**Aim of the exercise**
Search the records below for the string "same" and copy each line where it turns up.

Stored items

■ ■ ■ ■ ■ ■ ■

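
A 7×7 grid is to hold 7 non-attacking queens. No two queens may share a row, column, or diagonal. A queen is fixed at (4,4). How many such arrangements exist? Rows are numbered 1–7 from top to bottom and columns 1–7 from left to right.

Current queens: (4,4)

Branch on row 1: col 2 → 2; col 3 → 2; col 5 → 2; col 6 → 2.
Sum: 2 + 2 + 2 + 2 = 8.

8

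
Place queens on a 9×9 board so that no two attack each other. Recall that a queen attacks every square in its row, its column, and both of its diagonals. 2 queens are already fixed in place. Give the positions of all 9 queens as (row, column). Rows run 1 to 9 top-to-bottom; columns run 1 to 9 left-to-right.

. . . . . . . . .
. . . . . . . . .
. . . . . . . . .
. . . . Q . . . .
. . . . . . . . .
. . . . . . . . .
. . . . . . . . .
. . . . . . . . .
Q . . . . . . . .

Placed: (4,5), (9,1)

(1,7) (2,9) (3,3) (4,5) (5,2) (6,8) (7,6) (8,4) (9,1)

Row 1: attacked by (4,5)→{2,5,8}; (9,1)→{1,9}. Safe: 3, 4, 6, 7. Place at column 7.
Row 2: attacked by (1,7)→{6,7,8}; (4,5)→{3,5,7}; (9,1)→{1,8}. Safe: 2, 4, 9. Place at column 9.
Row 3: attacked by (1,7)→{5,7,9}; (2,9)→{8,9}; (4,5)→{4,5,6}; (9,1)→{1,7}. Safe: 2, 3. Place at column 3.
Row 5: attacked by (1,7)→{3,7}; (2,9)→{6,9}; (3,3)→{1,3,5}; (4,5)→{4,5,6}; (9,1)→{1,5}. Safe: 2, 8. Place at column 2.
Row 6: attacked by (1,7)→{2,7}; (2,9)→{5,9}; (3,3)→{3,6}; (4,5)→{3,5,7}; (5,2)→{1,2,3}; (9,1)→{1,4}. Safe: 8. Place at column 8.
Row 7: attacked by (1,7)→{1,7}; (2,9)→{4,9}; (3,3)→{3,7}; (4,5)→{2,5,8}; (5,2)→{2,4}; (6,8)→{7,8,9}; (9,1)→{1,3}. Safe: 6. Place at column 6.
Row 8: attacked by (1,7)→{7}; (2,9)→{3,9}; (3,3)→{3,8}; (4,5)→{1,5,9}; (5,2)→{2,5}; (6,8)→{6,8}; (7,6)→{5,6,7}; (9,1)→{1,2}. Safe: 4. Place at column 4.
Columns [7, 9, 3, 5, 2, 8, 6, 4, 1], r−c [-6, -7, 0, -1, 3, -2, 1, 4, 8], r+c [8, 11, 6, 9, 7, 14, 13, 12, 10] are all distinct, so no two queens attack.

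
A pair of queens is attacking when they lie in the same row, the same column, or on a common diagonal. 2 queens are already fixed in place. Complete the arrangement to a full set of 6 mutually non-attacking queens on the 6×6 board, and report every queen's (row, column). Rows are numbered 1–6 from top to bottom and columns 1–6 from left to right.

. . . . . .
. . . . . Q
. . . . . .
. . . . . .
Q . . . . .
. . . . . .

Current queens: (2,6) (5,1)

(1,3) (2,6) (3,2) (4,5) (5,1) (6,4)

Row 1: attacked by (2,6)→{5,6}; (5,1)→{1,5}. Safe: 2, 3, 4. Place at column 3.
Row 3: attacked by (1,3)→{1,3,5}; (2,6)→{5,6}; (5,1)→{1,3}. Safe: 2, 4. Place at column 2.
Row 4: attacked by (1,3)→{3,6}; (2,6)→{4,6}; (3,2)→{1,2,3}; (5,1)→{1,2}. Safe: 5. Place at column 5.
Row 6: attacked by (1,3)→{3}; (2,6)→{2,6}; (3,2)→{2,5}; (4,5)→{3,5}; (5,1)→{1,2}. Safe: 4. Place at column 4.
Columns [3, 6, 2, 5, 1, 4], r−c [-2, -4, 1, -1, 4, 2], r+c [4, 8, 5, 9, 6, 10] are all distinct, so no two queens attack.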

■ ■ ■ ■ ■ ■ ■

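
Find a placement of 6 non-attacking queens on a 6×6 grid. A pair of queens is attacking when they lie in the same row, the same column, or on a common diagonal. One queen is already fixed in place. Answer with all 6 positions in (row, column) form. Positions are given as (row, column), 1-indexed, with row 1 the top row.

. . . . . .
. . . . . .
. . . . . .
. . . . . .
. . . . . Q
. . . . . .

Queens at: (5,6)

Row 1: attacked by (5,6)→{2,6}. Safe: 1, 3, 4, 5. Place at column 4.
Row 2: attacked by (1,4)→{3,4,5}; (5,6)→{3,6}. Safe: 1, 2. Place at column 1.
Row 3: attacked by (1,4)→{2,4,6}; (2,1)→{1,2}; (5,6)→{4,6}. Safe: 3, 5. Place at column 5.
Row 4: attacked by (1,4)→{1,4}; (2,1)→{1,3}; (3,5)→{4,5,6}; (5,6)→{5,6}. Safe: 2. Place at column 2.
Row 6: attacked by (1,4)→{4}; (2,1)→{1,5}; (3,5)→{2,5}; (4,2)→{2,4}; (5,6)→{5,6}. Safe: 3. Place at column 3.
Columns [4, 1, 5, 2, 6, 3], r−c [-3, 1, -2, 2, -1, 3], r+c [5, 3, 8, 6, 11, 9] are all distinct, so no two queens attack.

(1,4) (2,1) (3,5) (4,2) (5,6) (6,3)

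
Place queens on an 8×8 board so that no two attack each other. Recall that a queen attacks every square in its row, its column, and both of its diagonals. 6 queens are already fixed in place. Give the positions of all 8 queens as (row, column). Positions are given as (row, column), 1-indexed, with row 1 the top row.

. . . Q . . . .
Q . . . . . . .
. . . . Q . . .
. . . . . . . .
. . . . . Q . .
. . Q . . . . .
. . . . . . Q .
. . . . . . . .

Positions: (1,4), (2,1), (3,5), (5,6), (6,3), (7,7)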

■ ■ ■ ■ ■ ■ ■

**Solution to this exercise**
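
A pair of queens is attacking when they lie in the same row, the same column, or on a common diagonal. 2 queens are already fixed in place. Complete the arrangement to a full set of 6 mutually non-attacking queens on the 6×6 board, and report every queen's (row, column). Rows are numbered 1–6 from top to bottom and columns 1–6 from left to right.
Find a placement of 6 non-attacking queens on a 6×6 grid. A pair of queens is attacking when they lie in the same row, the same column, or on a common diagonal. One queen is already fixed in place. Answer with all 6 positions in (row, column) form. Positions are given as (row, column), 1-indexed, with row 1 the top row.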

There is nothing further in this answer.